* _The task_:
An exact transcript of all the records is required, with nothing left out.

* _Record set_:
↓↓↓
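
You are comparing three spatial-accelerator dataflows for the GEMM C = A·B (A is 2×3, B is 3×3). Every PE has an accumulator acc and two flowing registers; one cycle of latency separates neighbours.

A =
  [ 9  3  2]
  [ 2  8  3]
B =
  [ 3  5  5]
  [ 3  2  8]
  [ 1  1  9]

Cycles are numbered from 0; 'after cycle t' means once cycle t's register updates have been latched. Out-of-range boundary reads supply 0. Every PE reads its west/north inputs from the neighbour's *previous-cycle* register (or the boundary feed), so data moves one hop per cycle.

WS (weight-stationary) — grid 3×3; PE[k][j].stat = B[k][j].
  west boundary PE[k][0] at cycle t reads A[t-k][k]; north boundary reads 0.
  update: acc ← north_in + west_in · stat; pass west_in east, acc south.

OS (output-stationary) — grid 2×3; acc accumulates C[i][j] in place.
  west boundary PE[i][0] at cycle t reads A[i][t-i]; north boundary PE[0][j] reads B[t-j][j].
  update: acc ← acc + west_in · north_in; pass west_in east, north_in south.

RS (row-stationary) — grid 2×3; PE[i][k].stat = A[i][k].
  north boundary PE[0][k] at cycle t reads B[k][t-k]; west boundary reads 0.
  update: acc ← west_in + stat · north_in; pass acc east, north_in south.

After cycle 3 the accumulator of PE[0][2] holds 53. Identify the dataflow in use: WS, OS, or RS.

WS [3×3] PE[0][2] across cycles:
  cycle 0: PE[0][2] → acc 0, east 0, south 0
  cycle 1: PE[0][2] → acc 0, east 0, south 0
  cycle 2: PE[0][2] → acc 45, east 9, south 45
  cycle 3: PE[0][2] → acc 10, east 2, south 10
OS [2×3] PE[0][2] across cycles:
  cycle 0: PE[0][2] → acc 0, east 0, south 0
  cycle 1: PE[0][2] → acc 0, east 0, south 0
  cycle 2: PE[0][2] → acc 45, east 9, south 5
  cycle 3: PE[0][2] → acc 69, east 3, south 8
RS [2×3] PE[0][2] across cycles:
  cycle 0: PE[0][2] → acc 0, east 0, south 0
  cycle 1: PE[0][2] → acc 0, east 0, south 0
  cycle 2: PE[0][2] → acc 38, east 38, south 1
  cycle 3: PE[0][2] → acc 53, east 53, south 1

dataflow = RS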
↑↑↑
* _Answer to the exercise_:
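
You are comparing three spatial-accelerator dataflows for the GEMM C = A·B (A is 2×3, B is 3×3). Every PE has an accumulator acc and two flowing registers; one cycle of latency separates neighbours.

A =
  [ 9  3  2]
  [ 2  8  3]
B =
  [ 3  5  5]
  [ 3  2  8]
  [ 1  1  9]

Cycles are numbered from 0; 'after cycle t' means once cycle t's register updates have been latched. Out-of-range boundary reads supply 0. Every PE reads its west/north inputs from the neighbour's *previous-cycle* register (or the boundary feed), so data moves one hop per cycle.

WS (weight-stationary) — grid 3×3; PE[k][j].stat = B[k][j].
  west boundary PE[k][0] at cycle t reads A[t-k][k]; north boundary reads 0.
  update: acc ← north_in + west_in · stat; pass west_in east, acc south.

OS (output-stationary) — grid 2×3; acc accumulates C[i][j] in place.
  west boundary PE[i][0] at cycle t reads A[i][t-i]; north boundary PE[0][j] reads B[t-j][j].
  update: acc ← acc + west_in · north_in; pass west_in east, north_in south.

RS (row-stationary) — grid 2×3; PE[i][k].stat = A[i][k].
  north boundary PE[0][k] at cycle t reads B[k][t-k]; west boundary reads 0.
  update: acc ← west_in + stat · north_in; pass acc east, north_in south.

After cycle 3 the accumulator of PE[0][2] holds 53. Identify the dataflow in use: WS, OS, or RS.

WS [3×3] PE[0][2] across cycles:
  cycle 0: PE[0][2] → acc 0, east 0, south 0
  cycle 1: PE[0][2] → acc 0, east 0, south 0
  cycle 2: PE[0][2] → acc 45, east 9, south 45
  cycle 3: PE[0][2] → acc 10, east 2, south 10
OS [2×3] PE[0][2] across cycles:
  cycle 0: PE[0][2] → acc 0, east 0, south 0
  cycle 1: PE[0][2] → acc 0, east 0, south 0
  cycle 2: PE[0][2] → acc 45, east 9, south 5
  cycle 3: PE[0][2] → acc 69, east 3, south 8
RS [2×3] PE[0][2] across cycles:
  cycle 0: PE[0][2] → acc 0, east 0, south 0
  cycle 1: PE[0][2] → acc 0, east 0, south 0
  cycle 2: PE[0][2] → acc 38, east 38, south 1
  cycle 3: PE[0][2] → acc 53, east 53, south 1

dataflow = RS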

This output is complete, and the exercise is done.